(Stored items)
- - -

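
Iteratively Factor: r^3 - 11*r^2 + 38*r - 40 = (r - 2)*(r^2 - 9*r + 20) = (r - 5)*(r - 2)*(r - 4)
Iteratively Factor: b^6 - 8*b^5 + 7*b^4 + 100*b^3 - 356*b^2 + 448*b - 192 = (b - 4)*(b^5 - 4*b^4 - 9*b^3 + 64*b^2 - 100*b + 48) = (b - 4)*(b - 2)*(b^4 - 2*b^3 - 13*b^2 + 38*b - 24) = (b - 4)*(b - 2)*(b - 1)*(b^3 - b^2 - 14*b + 24) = (b - 4)*(b - 2)^2*(b - 1)*(b^2 + b - 12) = (b - 4)*(b - 3)*(b - 2)^2*(b - 1)*(b + 4)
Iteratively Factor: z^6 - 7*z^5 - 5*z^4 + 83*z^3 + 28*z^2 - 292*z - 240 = (z - 5)*(z^5 - 2*z^4 - 15*z^3 + 8*z^2 + 68*z + 48) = (z - 5)*(z - 4)*(z^4 + 2*z^3 - 7*z^2 - 20*z - 12) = (z - 5)*(z - 4)*(z - 3)*(z^3 + 5*z^2 + 8*z + 4) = (z - 5)*(z - 4)*(z - 3)*(z + 2)*(z^2 + 3*z + 2) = (z - 5)*(z - 4)*(z - 3)*(z + 2)^2*(z + 1)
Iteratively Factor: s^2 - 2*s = (s)*(s - 2)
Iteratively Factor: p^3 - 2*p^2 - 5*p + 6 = (p - 1)*(p^2 - p - 6) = (p - 3)*(p - 1)*(p + 2)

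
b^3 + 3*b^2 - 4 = (b - 1)*(b + 2)^2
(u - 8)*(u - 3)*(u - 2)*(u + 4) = u^4 - 9*u^3 - 6*u^2 + 136*u - 192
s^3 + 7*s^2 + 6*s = s*(s + 1)*(s + 6)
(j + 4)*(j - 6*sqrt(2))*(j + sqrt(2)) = j^3 - 5*sqrt(2)*j^2 + 4*j^2 - 20*sqrt(2)*j - 12*j - 48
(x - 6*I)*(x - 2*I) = x^2 - 8*I*x - 12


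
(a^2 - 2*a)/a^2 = (a - 2)/a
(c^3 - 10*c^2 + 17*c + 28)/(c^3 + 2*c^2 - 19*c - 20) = (c - 7)/(c + 5)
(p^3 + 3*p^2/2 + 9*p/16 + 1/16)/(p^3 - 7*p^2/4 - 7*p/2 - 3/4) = (p + 1/4)/(p - 3)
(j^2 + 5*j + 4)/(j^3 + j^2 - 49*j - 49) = (j + 4)/(j^2 - 49)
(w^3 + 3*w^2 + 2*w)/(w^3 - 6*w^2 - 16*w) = (w + 1)/(w - 8)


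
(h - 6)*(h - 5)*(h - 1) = h^3 - 12*h^2 + 41*h - 30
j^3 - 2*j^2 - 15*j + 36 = (j - 3)^2*(j + 4)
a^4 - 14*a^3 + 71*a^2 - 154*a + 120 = (a - 5)*(a - 4)*(a - 3)*(a - 2)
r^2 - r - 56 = (r - 8)*(r + 7)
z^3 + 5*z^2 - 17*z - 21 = (z - 3)*(z + 1)*(z + 7)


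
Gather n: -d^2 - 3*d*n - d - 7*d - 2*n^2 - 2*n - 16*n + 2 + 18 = -d^2 - 8*d - 2*n^2 + n*(-3*d - 18) + 20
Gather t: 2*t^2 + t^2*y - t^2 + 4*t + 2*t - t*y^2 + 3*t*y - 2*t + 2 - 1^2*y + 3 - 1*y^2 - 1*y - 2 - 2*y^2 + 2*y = t^2*(y + 1) + t*(-y^2 + 3*y + 4) - 3*y^2 + 3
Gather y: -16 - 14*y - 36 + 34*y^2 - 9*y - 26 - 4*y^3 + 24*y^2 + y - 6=-4*y^3 + 58*y^2 - 22*y - 84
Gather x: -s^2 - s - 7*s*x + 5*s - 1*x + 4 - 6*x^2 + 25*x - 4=-s^2 + 4*s - 6*x^2 + x*(24 - 7*s)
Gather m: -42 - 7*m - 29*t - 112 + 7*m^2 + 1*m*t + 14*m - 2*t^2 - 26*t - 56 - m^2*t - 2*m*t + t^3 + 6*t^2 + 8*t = m^2*(7 - t) + m*(7 - t) + t^3 + 4*t^2 - 47*t - 210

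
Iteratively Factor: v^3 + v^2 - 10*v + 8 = (v - 1)*(v^2 + 2*v - 8) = (v - 2)*(v - 1)*(v + 4)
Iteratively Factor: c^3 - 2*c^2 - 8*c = (c)*(c^2 - 2*c - 8) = c*(c - 4)*(c + 2)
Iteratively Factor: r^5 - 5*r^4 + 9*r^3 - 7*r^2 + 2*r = (r - 1)*(r^4 - 4*r^3 + 5*r^2 - 2*r) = (r - 1)^2*(r^3 - 3*r^2 + 2*r) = (r - 1)^3*(r^2 - 2*r) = r*(r - 1)^3*(r - 2)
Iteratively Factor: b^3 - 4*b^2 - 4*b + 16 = (b - 4)*(b^2 - 4) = (b - 4)*(b + 2)*(b - 2)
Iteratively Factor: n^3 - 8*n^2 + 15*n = (n - 5)*(n^2 - 3*n) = (n - 5)*(n - 3)*(n)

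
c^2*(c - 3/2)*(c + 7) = c^4 + 11*c^3/2 - 21*c^2/2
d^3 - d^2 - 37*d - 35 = (d - 7)*(d + 1)*(d + 5)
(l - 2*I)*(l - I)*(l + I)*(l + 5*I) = l^4 + 3*I*l^3 + 11*l^2 + 3*I*l + 10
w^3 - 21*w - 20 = (w - 5)*(w + 1)*(w + 4)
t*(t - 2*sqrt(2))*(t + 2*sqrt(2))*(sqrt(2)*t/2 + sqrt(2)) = sqrt(2)*t^4/2 + sqrt(2)*t^3 - 4*sqrt(2)*t^2 - 8*sqrt(2)*t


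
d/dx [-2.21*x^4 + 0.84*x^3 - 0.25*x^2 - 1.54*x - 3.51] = -8.84*x^3 + 2.52*x^2 - 0.5*x - 1.54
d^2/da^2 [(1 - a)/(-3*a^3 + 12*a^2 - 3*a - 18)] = 2*((a - 1)*(3*a^2 - 8*a + 1)^2 + (-3*a^2 + 8*a - (a - 1)*(3*a - 4) - 1)*(a^3 - 4*a^2 + a + 6))/(3*(a^3 - 4*a^2 + a + 6)^3)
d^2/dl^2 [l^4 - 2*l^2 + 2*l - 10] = 12*l^2 - 4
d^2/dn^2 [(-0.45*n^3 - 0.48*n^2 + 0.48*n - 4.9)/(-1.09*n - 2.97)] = (1.06929*n^3 + 8.74071*n^2 + 23.81643*n + 23.219252)/(1.295029*n^3 + 10.585971*n^2 + 28.844343*n + 26.198073)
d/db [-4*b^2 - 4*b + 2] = -8*b - 4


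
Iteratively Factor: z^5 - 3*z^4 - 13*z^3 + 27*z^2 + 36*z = (z + 3)*(z^4 - 6*z^3 + 5*z^2 + 12*z) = (z - 4)*(z + 3)*(z^3 - 2*z^2 - 3*z) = (z - 4)*(z + 1)*(z + 3)*(z^2 - 3*z) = (z - 4)*(z - 3)*(z + 1)*(z + 3)*(z)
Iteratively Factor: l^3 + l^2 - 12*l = (l)*(l^2 + l - 12) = l*(l - 3)*(l + 4)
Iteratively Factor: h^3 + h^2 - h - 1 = (h + 1)*(h^2 - 1) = (h - 1)*(h + 1)*(h + 1)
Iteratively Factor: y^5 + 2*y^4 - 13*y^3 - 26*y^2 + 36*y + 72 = (y + 2)*(y^4 - 13*y^2 + 36) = (y + 2)*(y + 3)*(y^3 - 3*y^2 - 4*y + 12) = (y + 2)^2*(y + 3)*(y^2 - 5*y + 6) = (y - 3)*(y + 2)^2*(y + 3)*(y - 2)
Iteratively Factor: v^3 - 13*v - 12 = (v + 3)*(v^2 - 3*v - 4) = (v + 1)*(v + 3)*(v - 4)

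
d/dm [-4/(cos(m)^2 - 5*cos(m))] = 4*(5 - 2*cos(m))*sin(m)/((cos(m) - 5)^2*cos(m)^2)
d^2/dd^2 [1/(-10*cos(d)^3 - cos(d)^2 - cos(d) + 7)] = -((17*cos(d) + 4*cos(2*d) + 45*cos(3*d))*(10*cos(d)^3 + cos(d)^2 + cos(d) - 7)/2 + 2*(30*cos(d)^2 + 2*cos(d) + 1)^2*sin(d)^2)/(10*cos(d)^3 + cos(d)^2 + cos(d) - 7)^3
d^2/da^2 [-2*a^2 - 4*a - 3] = -4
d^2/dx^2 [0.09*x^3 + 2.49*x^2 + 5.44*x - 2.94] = 0.54*x + 4.98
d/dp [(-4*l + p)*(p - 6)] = -4*l + 2*p - 6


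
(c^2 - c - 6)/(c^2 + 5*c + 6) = (c - 3)/(c + 3)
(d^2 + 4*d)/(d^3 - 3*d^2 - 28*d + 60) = d*(d + 4)/(d^3 - 3*d^2 - 28*d + 60)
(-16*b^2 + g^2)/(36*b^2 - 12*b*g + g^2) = (-16*b^2 + g^2)/(36*b^2 - 12*b*g + g^2)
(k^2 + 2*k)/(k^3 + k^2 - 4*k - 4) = k/(k^2 - k - 2)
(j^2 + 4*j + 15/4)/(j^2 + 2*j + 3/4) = (2*j + 5)/(2*j + 1)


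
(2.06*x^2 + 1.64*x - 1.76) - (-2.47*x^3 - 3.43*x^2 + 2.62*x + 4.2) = 2.47*x^3 + 5.49*x^2 - 0.98*x - 5.96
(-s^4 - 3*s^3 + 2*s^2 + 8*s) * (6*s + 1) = -6*s^5 - 19*s^4 + 9*s^3 + 50*s^2 + 8*s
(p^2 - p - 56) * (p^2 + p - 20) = p^4 - 77*p^2 - 36*p + 1120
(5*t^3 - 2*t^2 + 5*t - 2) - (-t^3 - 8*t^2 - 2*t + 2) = 6*t^3 + 6*t^2 + 7*t - 4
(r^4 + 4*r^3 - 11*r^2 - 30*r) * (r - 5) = r^5 - r^4 - 31*r^3 + 25*r^2 + 150*r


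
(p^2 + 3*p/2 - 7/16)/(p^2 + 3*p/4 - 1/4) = (p + 7/4)/(p + 1)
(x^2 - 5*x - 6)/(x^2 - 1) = (x - 6)/(x - 1)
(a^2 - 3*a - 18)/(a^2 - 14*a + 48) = (a + 3)/(a - 8)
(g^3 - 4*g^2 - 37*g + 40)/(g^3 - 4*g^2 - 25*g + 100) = (g^2 - 9*g + 8)/(g^2 - 9*g + 20)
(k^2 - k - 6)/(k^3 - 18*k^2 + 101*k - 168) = (k + 2)/(k^2 - 15*k + 56)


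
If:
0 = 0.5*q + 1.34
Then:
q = -2.68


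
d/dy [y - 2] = 1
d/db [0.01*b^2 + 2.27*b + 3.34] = 0.02*b + 2.27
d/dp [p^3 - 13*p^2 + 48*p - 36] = 3*p^2 - 26*p + 48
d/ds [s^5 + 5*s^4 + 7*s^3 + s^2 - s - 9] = 5*s^4 + 20*s^3 + 21*s^2 + 2*s - 1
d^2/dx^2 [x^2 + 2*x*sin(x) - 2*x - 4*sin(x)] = -2*x*sin(x) + 4*sqrt(2)*sin(x + pi/4) + 2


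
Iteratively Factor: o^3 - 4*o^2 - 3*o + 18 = (o - 3)*(o^2 - o - 6) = (o - 3)^2*(o + 2)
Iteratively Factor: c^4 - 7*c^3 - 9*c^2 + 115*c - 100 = (c + 4)*(c^3 - 11*c^2 + 35*c - 25) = (c - 5)*(c + 4)*(c^2 - 6*c + 5) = (c - 5)^2*(c + 4)*(c - 1)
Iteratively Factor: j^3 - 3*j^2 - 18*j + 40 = (j - 2)*(j^2 - j - 20) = (j - 2)*(j + 4)*(j - 5)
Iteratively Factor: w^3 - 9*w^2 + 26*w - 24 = (w - 3)*(w^2 - 6*w + 8) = (w - 4)*(w - 3)*(w - 2)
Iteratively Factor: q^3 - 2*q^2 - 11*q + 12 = (q + 3)*(q^2 - 5*q + 4) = (q - 4)*(q + 3)*(q - 1)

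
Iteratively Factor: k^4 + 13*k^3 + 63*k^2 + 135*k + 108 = (k + 3)*(k^3 + 10*k^2 + 33*k + 36) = (k + 3)^2*(k^2 + 7*k + 12) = (k + 3)^3*(k + 4)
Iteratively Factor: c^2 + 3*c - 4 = (c + 4)*(c - 1)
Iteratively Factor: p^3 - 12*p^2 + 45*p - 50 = (p - 2)*(p^2 - 10*p + 25) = (p - 5)*(p - 2)*(p - 5)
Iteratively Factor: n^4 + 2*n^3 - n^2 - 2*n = (n - 1)*(n^3 + 3*n^2 + 2*n) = (n - 1)*(n + 2)*(n^2 + n) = (n - 1)*(n + 1)*(n + 2)*(n)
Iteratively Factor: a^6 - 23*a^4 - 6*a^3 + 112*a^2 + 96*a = (a + 4)*(a^5 - 4*a^4 - 7*a^3 + 22*a^2 + 24*a) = (a + 1)*(a + 4)*(a^4 - 5*a^3 - 2*a^2 + 24*a) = (a - 4)*(a + 1)*(a + 4)*(a^3 - a^2 - 6*a) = a*(a - 4)*(a + 1)*(a + 4)*(a^2 - a - 6) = a*(a - 4)*(a + 1)*(a + 2)*(a + 4)*(a - 3)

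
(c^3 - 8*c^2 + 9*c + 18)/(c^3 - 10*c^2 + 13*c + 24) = (c - 6)/(c - 8)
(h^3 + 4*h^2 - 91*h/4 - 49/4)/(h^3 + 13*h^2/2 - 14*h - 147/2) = (h + 1/2)/(h + 3)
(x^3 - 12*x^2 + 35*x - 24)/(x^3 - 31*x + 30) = (x^2 - 11*x + 24)/(x^2 + x - 30)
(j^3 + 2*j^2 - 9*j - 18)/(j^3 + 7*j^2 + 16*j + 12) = (j - 3)/(j + 2)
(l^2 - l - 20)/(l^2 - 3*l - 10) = (l + 4)/(l + 2)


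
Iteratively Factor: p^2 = (p)*(p)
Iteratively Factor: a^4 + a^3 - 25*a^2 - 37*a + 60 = (a - 5)*(a^3 + 6*a^2 + 5*a - 12) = (a - 5)*(a + 4)*(a^2 + 2*a - 3) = (a - 5)*(a - 1)*(a + 4)*(a + 3)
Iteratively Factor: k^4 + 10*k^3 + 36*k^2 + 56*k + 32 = (k + 2)*(k^3 + 8*k^2 + 20*k + 16) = (k + 2)^2*(k^2 + 6*k + 8) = (k + 2)^2*(k + 4)*(k + 2)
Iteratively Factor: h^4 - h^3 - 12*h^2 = (h)*(h^3 - h^2 - 12*h) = h^2*(h^2 - h - 12) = h^2*(h - 4)*(h + 3)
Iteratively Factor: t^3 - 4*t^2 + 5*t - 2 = (t - 1)*(t^2 - 3*t + 2) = (t - 2)*(t - 1)*(t - 1)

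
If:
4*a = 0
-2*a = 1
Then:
No Solution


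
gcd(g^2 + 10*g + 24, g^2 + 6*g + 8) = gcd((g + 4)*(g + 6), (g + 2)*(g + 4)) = g + 4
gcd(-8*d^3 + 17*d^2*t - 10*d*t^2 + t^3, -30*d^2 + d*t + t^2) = 1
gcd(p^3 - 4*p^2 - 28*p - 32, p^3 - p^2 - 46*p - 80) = p^2 - 6*p - 16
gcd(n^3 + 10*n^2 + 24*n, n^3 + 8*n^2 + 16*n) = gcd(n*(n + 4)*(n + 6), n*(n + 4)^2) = n^2 + 4*n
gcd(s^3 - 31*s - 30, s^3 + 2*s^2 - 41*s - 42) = s^2 - 5*s - 6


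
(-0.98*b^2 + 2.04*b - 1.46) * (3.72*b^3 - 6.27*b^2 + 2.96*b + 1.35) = -3.6456*b^5 + 13.7334*b^4 - 21.1228*b^3 + 13.8696*b^2 - 1.5676*b - 1.971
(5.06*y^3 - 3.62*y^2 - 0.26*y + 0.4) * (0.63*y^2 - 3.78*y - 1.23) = 3.1878*y^5 - 21.4074*y^4 + 7.296*y^3 + 5.6874*y^2 - 1.1922*y - 0.492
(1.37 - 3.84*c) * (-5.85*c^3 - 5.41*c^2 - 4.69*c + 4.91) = 22.464*c^4 + 12.7599*c^3 + 10.5979*c^2 - 25.2797*c + 6.7267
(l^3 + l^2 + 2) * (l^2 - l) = l^5 - l^3 + 2*l^2 - 2*l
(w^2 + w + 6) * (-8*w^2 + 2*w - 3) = -8*w^4 - 6*w^3 - 49*w^2 + 9*w - 18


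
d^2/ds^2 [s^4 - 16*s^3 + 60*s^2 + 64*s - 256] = 12*s^2 - 96*s + 120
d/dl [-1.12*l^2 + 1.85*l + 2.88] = 1.85 - 2.24*l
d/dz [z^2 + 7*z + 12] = 2*z + 7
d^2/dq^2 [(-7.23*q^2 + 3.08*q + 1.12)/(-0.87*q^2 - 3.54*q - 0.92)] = (-7.105427357601e-15*q^4 - 49.1964120000001*q^3 - 39.80772*q^2 - 5.90486399999999*q + 6.022944)/(0.658503*q^6 + 8.038278*q^5 + 34.79652*q^4 + 61.36236*q^3 + 36.79632*q^2 + 8.988768*q + 0.778688)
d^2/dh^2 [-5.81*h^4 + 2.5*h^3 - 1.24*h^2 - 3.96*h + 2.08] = -69.72*h^2 + 15.0*h - 2.48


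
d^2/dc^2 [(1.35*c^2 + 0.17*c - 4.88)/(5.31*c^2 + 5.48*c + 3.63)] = (-68.980086*c^3 - 981.711738*c^2 - 871.67367*c - 76.1555620000001)/(149.721291*c^6 + 463.543884*c^5 + 785.439801*c^4 + 798.338456*c^3 + 536.939073*c^2 + 216.628236*c + 47.832147)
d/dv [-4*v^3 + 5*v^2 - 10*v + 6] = -12*v^2 + 10*v - 10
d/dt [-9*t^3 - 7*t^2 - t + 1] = -27*t^2 - 14*t - 1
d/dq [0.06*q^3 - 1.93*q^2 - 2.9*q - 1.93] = 0.18*q^2 - 3.86*q - 2.9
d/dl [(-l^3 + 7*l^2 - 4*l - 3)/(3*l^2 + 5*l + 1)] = (-3*l^4 - 10*l^3 + 44*l^2 + 32*l + 11)/(9*l^4 + 30*l^3 + 31*l^2 + 10*l + 1)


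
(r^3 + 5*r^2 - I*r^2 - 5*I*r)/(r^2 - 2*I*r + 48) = r*(r^2 + r*(5 - I) - 5*I)/(r^2 - 2*I*r + 48)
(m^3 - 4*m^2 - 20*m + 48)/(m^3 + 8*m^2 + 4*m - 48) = (m - 6)/(m + 6)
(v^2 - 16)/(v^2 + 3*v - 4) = (v - 4)/(v - 1)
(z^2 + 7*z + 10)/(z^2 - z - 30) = (z + 2)/(z - 6)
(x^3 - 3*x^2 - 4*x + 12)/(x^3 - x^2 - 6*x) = (x - 2)/x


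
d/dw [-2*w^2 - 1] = -4*w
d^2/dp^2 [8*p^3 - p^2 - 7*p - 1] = 48*p - 2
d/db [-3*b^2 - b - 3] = -6*b - 1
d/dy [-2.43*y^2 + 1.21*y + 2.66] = 1.21 - 4.86*y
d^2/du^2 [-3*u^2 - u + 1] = -6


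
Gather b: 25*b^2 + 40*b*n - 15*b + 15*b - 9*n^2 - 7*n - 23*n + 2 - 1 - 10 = 25*b^2 + 40*b*n - 9*n^2 - 30*n - 9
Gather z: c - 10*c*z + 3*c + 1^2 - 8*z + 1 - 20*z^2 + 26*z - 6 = 4*c - 20*z^2 + z*(18 - 10*c) - 4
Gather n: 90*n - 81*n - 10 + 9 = 9*n - 1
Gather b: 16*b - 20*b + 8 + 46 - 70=-4*b - 16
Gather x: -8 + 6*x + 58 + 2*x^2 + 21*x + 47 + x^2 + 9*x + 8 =3*x^2 + 36*x + 105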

- - -

## Task statement
Among the entries above, locate the lines containing "d^2/dd^2 [1/(-10*cos(d)^3 - cos(d)^2" and "d^2/dx^2 [x^2 +", and transcribe exactly those two lines and all lines between.

## Expected output
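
d^2/dd^2 [1/(-10*cos(d)^3 - cos(d)^2 - cos(d) + 7)] = -((17*cos(d) + 4*cos(2*d) + 45*cos(3*d))*(10*cos(d)^3 + cos(d)^2 + cos(d) - 7)/2 + 2*(30*cos(d)^2 + 2*cos(d) + 1)^2*sin(d)^2)/(10*cos(d)^3 + cos(d)^2 + cos(d) - 7)^3
d^2/da^2 [-2*a^2 - 4*a - 3] = -4
d^2/dx^2 [0.09*x^3 + 2.49*x^2 + 5.44*x - 2.94] = 0.54*x + 4.98
d/dp [(-4*l + p)*(p - 6)] = -4*l + 2*p - 6


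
(c^2 - c - 6)/(c^2 + 5*c + 6) = (c - 3)/(c + 3)
(d^2 + 4*d)/(d^3 - 3*d^2 - 28*d + 60) = d*(d + 4)/(d^3 - 3*d^2 - 28*d + 60)
(-16*b^2 + g^2)/(36*b^2 - 12*b*g + g^2) = (-16*b^2 + g^2)/(36*b^2 - 12*b*g + g^2)
(k^2 + 2*k)/(k^3 + k^2 - 4*k - 4) = k/(k^2 - k - 2)
(j^2 + 4*j + 15/4)/(j^2 + 2*j + 3/4) = (2*j + 5)/(2*j + 1)


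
(2.06*x^2 + 1.64*x - 1.76) - (-2.47*x^3 - 3.43*x^2 + 2.62*x + 4.2) = 2.47*x^3 + 5.49*x^2 - 0.98*x - 5.96
(-s^4 - 3*s^3 + 2*s^2 + 8*s) * (6*s + 1) = -6*s^5 - 19*s^4 + 9*s^3 + 50*s^2 + 8*s
(p^2 - p - 56) * (p^2 + p - 20) = p^4 - 77*p^2 - 36*p + 1120
(5*t^3 - 2*t^2 + 5*t - 2) - (-t^3 - 8*t^2 - 2*t + 2) = 6*t^3 + 6*t^2 + 7*t - 4
(r^4 + 4*r^3 - 11*r^2 - 30*r) * (r - 5) = r^5 - r^4 - 31*r^3 + 25*r^2 + 150*r


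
(p^2 + 3*p/2 - 7/16)/(p^2 + 3*p/4 - 1/4) = (p + 7/4)/(p + 1)
(x^2 - 5*x - 6)/(x^2 - 1) = (x - 6)/(x - 1)
(a^2 - 3*a - 18)/(a^2 - 14*a + 48) = (a + 3)/(a - 8)
(g^3 - 4*g^2 - 37*g + 40)/(g^3 - 4*g^2 - 25*g + 100) = (g^2 - 9*g + 8)/(g^2 - 9*g + 20)
(k^2 - k - 6)/(k^3 - 18*k^2 + 101*k - 168) = (k + 2)/(k^2 - 15*k + 56)


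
If:
0 = 0.5*q + 1.34
Then:
q = -2.68


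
d/dy [y - 2] = 1
d/db [0.01*b^2 + 2.27*b + 3.34] = 0.02*b + 2.27
d/dp [p^3 - 13*p^2 + 48*p - 36] = 3*p^2 - 26*p + 48
d/ds [s^5 + 5*s^4 + 7*s^3 + s^2 - s - 9] = 5*s^4 + 20*s^3 + 21*s^2 + 2*s - 1
d^2/dx^2 [x^2 + 2*x*sin(x) - 2*x - 4*sin(x)] = -2*x*sin(x) + 4*sqrt(2)*sin(x + pi/4) + 2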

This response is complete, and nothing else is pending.